Segment Open
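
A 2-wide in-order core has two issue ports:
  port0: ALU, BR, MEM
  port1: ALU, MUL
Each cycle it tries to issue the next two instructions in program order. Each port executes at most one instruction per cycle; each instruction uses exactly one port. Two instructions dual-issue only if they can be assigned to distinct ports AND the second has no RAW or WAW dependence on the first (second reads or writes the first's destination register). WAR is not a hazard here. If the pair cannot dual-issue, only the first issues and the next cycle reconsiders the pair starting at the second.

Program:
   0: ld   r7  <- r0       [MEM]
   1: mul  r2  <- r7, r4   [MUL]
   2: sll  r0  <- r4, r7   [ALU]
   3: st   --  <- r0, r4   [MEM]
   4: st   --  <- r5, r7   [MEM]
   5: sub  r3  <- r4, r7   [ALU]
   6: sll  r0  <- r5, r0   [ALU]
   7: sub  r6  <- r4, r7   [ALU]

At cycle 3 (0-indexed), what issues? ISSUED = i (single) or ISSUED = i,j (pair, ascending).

#0 head=0: ld i0 RAW r7
#1 head=1: mul+sll i1,i2 dual
#2 head=3: st i3 no-port MEM/MEM
#3 head=4: st+sub i4,i5 dual
#4 head=6: sll+sub i6,i7 dual

ISSUED = 4,5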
Segment Closed
Copy exactly the lines from the one with "At cycle 3 (0-indexed), what" down to the last line of the records above, and leave out everything else.

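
At cycle 3 (0-indexed), what issues? ISSUED = i (single) or ISSUED = i,j (pair, ascending).

#0 head=0: ld i0 RAW r7
#1 head=1: mul+sll i1,i2 dual
#2 head=3: st i3 no-port MEM/MEM
#3 head=4: st+sub i4,i5 dual
#4 head=6: sll+sub i6,i7 dual

ISSUED = 4,5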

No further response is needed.